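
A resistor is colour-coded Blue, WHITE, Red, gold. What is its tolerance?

±5%

The last band, gold, is the tolerance band.
Gold corresponds to ±5%.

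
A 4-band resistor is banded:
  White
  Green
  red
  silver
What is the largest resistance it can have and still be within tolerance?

White → 9 (first significant figure)
Green → 5 (second significant figure)
Red → ×10^2 multiplier
Silver → ±10% tolerance
95 × 100 = 9500 Ω
Largest = 9500 × (1 + 10/100) = 10450 Ω.

10450 Ω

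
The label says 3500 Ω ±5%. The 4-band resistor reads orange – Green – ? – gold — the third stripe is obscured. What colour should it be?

3500 Ω = 35 × 10^2.
The third band is the multiplier, 10^2, which is red.

red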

***

Exercise goal → Return each line above exactly as it appears.

Reply to the exercise →
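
A resistor is colour-coded Blue, WHITE, Red, gold. What is its tolerance?

±5%

The last band, gold, is the tolerance band.
Gold corresponds to ±5%.

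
A 4-band resistor is banded:
  White
  Green
  red
  silver
What is the largest resistance it can have and still be within tolerance?

White → 9 (first significant figure)
Green → 5 (second significant figure)
Red → ×10^2 multiplier
Silver → ±10% tolerance
95 × 100 = 9500 Ω
Largest = 9500 × (1 + 10/100) = 10450 Ω.

10450 Ω

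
The label says 3500 Ω ±5%. The 4-band resistor reads orange – Green – ? – gold — the third stripe is obscured. What colour should it be?

3500 Ω = 35 × 10^2.
The third band is the multiplier, 10^2, which is red.

red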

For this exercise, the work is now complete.